Data records
▼▼▼
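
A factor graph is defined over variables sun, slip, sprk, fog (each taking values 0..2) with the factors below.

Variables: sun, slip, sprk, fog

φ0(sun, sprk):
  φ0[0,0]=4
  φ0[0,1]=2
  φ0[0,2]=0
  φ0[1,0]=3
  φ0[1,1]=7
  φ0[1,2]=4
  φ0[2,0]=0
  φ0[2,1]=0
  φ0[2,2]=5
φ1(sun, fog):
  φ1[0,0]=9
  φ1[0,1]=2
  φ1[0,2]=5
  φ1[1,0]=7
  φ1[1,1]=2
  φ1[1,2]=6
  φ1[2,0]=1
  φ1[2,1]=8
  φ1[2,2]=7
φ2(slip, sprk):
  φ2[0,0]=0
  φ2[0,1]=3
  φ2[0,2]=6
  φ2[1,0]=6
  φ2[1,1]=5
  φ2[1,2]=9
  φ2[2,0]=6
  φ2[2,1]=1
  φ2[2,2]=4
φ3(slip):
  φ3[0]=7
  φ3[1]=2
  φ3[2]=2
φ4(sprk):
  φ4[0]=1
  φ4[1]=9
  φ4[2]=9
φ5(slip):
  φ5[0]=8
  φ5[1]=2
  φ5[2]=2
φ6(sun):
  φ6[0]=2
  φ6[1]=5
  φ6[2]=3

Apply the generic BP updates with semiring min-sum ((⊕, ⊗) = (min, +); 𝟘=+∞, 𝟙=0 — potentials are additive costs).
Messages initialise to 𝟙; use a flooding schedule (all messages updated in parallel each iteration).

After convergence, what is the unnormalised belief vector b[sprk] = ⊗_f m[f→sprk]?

init: all messages = 𝟙 over 3 values
r1 m[φ0→sun] = [0, 3, 0]
r1 m[φ0→sprk] = [0, 0, 0]
r1 m[φ1→sun] = [2, 2, 1]
r1 m[φ1→fog] = [1, 2, 5]
r1 m[φ2→slip] = [0, 5, 1]
r1 m[φ2→sprk] = [0, 1, 4]
r1 m[φ3→slip] = [7, 2, 2]
r1 m[φ4→sprk] = [1, 9, 9]
r1 m[φ5→slip] = [8, 2, 2]
r1 m[φ6→sun] = [2, 5, 3]
r1 m[sun→φ0] = [0, 0, 0]
r1 m[sun→φ1] = [0, 0, 0]
r1 m[sun→φ6] = [0, 0, 0]
r1 m[slip→φ2] = [0, 0, 0]
r1 m[slip→φ3] = [0, 0, 0]
r1 m[slip→φ5] = [0, 0, 0]
r1 m[sprk→φ0] = [0, 0, 0]
r1 m[sprk→φ2] = [0, 0, 0]
r1 m[sprk→φ4] = [0, 0, 0]
r1 m[fog→φ1] = [0, 0, 0]
r2 m[φ0→sun] = [0, 3, 0]
r2 m[φ0→sprk] = [0, 0, 0]
r2 m[φ1→sun] = [2, 2, 1]
r2 m[φ1→fog] = [1, 2, 5]
r2 m[φ2→slip] = [0, 5, 1]
r2 m[φ2→sprk] = [0, 1, 4]
r2 m[φ3→slip] = [7, 2, 2]
r2 m[φ4→sprk] = [1, 9, 9]
r2 m[φ5→slip] = [8, 2, 2]
r2 m[φ6→sun] = [2, 5, 3]
r2 m[sun→φ0] = [4, 7, 4]
r2 m[sun→φ1] = [2, 8, 3]
r2 m[sun→φ6] = [2, 5, 1]
r2 m[slip→φ2] = [15, 4, 4]
r2 m[slip→φ3] = [8, 7, 3]
r2 m[slip→φ5] = [7, 7, 3]
r2 m[sprk→φ0] = [1, 10, 13]
r2 m[sprk→φ2] = [1, 9, 9]
r2 m[sprk→φ4] = [0, 1, 4]
r2 m[fog→φ1] = [0, 0, 0]
r3 m[φ0→sun] = [5, 4, 1]
r3 m[φ0→sprk] = [4, 4, 4]
r3 m[φ1→sun] = [2, 2, 1]
r3 m[φ1→fog] = [4, 4, 7]
r3 m[φ2→slip] = [1, 7, 7]
r3 m[φ2→sprk] = [10, 5, 8]
r3 m[φ3→slip] = [7, 2, 2]
r3 m[φ4→sprk] = [1, 9, 9]
r3 m[φ5→slip] = [8, 2, 2]
r3 m[φ6→sun] = [2, 5, 3]
r3 m[sun→φ0] = [4, 7, 4]
r3 m[sun→φ1] = [2, 8, 3]
r3 m[sun→φ6] = [2, 5, 1]
r3 m[slip→φ2] = [15, 4, 4]
r3 m[slip→φ3] = [8, 7, 3]
r3 m[slip→φ5] = [7, 7, 3]
r3 m[sprk→φ0] = [1, 10, 13]
r3 m[sprk→φ2] = [1, 9, 9]
r3 m[sprk→φ4] = [0, 1, 4]
r3 m[fog→φ1] = [0, 0, 0]
r4 m[φ0→sun] = [5, 4, 1]
r4 m[φ0→sprk] = [4, 4, 4]
r4 m[φ1→sun] = [2, 2, 1]
r4 m[φ1→fog] = [4, 4, 7]
r4 m[φ2→slip] = [1, 7, 7]
r4 m[φ2→sprk] = [10, 5, 8]
r4 m[φ3→slip] = [7, 2, 2]
r4 m[φ4→sprk] = [1, 9, 9]
r4 m[φ5→slip] = [8, 2, 2]
r4 m[φ6→sun] = [2, 5, 3]
r4 m[sun→φ0] = [4, 7, 4]
r4 m[sun→φ1] = [7, 9, 4]
r4 m[sun→φ6] = [7, 6, 2]
r4 m[slip→φ2] = [15, 4, 4]
r4 m[slip→φ3] = [9, 9, 9]
r4 m[slip→φ5] = [8, 9, 9]
r4 m[sprk→φ0] = [11, 14, 17]
r4 m[sprk→φ2] = [5, 13, 13]
r4 m[sprk→φ4] = [14, 9, 12]
r4 m[fog→φ1] = [0, 0, 0]
r5 m[φ0→sun] = [15, 14, 11]
r5 m[φ0→sprk] = [4, 4, 4]
r5 m[φ1→sun] = [2, 2, 1]
r5 m[φ1→fog] = [5, 9, 11]
r5 m[φ2→slip] = [5, 11, 11]
r5 m[φ2→sprk] = [10, 5, 8]
r5 m[φ3→slip] = [7, 2, 2]
r5 m[φ4→sprk] = [1, 9, 9]
r5 m[φ5→slip] = [8, 2, 2]
r5 m[φ6→sun] = [2, 5, 3]
r5 m[sun→φ0] = [4, 7, 4]
r5 m[sun→φ1] = [7, 9, 4]
r5 m[sun→φ6] = [7, 6, 2]
r5 m[slip→φ2] = [15, 4, 4]
r5 m[slip→φ3] = [9, 9, 9]
r5 m[slip→φ5] = [8, 9, 9]
r5 m[sprk→φ0] = [11, 14, 17]
r5 m[sprk→φ2] = [5, 13, 13]
r5 m[sprk→φ4] = [14, 9, 12]
r5 m[fog→φ1] = [0, 0, 0]
r6 m[φ0→sun] = [15, 14, 11]
r6 m[φ0→sprk] = [4, 4, 4]
r6 m[φ1→sun] = [2, 2, 1]
r6 m[φ1→fog] = [5, 9, 11]
r6 m[φ2→slip] = [5, 11, 11]
r6 m[φ2→sprk] = [10, 5, 8]
r6 m[φ3→slip] = [7, 2, 2]
r6 m[φ4→sprk] = [1, 9, 9]
r6 m[φ5→slip] = [8, 2, 2]
r6 m[φ6→sun] = [2, 5, 3]
r6 m[sun→φ0] = [4, 7, 4]
r6 m[sun→φ1] = [17, 19, 14]
r6 m[sun→φ6] = [17, 16, 12]
r6 m[slip→φ2] = [15, 4, 4]
r6 m[slip→φ3] = [13, 13, 13]
r6 m[slip→φ5] = [12, 13, 13]
r6 m[sprk→φ0] = [11, 14, 17]
r6 m[sprk→φ2] = [5, 13, 13]
r6 m[sprk→φ4] = [14, 9, 12]
r6 m[fog→φ1] = [0, 0, 0]
r7 m[φ0→sun] = [15, 14, 11]
r7 m[φ0→sprk] = [4, 4, 4]
r7 m[φ1→sun] = [2, 2, 1]
r7 m[φ1→fog] = [15, 19, 21]
r7 m[φ2→slip] = [5, 11, 11]
r7 m[φ2→sprk] = [10, 5, 8]
r7 m[φ3→slip] = [7, 2, 2]
r7 m[φ4→sprk] = [1, 9, 9]
r7 m[φ5→slip] = [8, 2, 2]
r7 m[φ6→sun] = [2, 5, 3]
r7 m[sun→φ0] = [4, 7, 4]
r7 m[sun→φ1] = [17, 19, 14]
r7 m[sun→φ6] = [17, 16, 12]
r7 m[slip→φ2] = [15, 4, 4]
r7 m[slip→φ3] = [13, 13, 13]
r7 m[slip→φ5] = [12, 13, 13]
r7 m[sprk→φ0] = [11, 14, 17]
r7 m[sprk→φ2] = [5, 13, 13]
r7 m[sprk→φ4] = [14, 9, 12]
r7 m[fog→φ1] = [0, 0, 0]
r8 m[φ0→sun] = [15, 14, 11]
r8 m[φ0→sprk] = [4, 4, 4]
r8 m[φ1→sun] = [2, 2, 1]
r8 m[φ1→fog] = [15, 19, 21]
r8 m[φ2→slip] = [5, 11, 11]
r8 m[φ2→sprk] = [10, 5, 8]
r8 m[φ3→slip] = [7, 2, 2]
r8 m[φ4→sprk] = [1, 9, 9]
r8 m[φ5→slip] = [8, 2, 2]
r8 m[φ6→sun] = [2, 5, 3]
r8 m[sun→φ0] = [4, 7, 4]
r8 m[sun→φ1] = [17, 19, 14]
r8 m[sun→φ6] = [17, 16, 12]
r8 m[slip→φ2] = [15, 4, 4]
r8 m[slip→φ3] = [13, 13, 13]
r8 m[slip→φ5] = [12, 13, 13]
r8 m[sprk→φ0] = [11, 14, 17]
r8 m[sprk→φ2] = [5, 13, 13]
r8 m[sprk→φ4] = [14, 9, 12]
r8 m[fog→φ1] = [0, 0, 0]
fixed point reached at round 8
b[sprk] = ⊗ incoming = [15, 18, 21]

b[sprk] = [15, 18, 21]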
▲▲▲
What you need to do: Could you please retype the lines from the start of the data through the line with "Messages initialise to", both included, and nothing else?

Written answer:
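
A factor graph is defined over variables sun, slip, sprk, fog (each taking values 0..2) with the factors below.

Variables: sun, slip, sprk, fog

φ0(sun, sprk):
  φ0[0,0]=4
  φ0[0,1]=2
  φ0[0,2]=0
  φ0[1,0]=3
  φ0[1,1]=7
  φ0[1,2]=4
  φ0[2,0]=0
  φ0[2,1]=0
  φ0[2,2]=5
φ1(sun, fog):
  φ1[0,0]=9
  φ1[0,1]=2
  φ1[0,2]=5
  φ1[1,0]=7
  φ1[1,1]=2
  φ1[1,2]=6
  φ1[2,0]=1
  φ1[2,1]=8
  φ1[2,2]=7
φ2(slip, sprk):
  φ2[0,0]=0
  φ2[0,1]=3
  φ2[0,2]=6
  φ2[1,0]=6
  φ2[1,1]=5
  φ2[1,2]=9
  φ2[2,0]=6
  φ2[2,1]=1
  φ2[2,2]=4
φ3(slip):
  φ3[0]=7
  φ3[1]=2
  φ3[2]=2
φ4(sprk):
  φ4[0]=1
  φ4[1]=9
  φ4[2]=9
φ5(slip):
  φ5[0]=8
  φ5[1]=2
  φ5[2]=2
φ6(sun):
  φ6[0]=2
  φ6[1]=5
  φ6[2]=3

Apply the generic BP updates with semiring min-sum ((⊕, ⊗) = (min, +); 𝟘=+∞, 𝟙=0 — potentials are additive costs).
Messages initialise to 𝟙; use a flooding schedule (all messages updated in parallel each iteration).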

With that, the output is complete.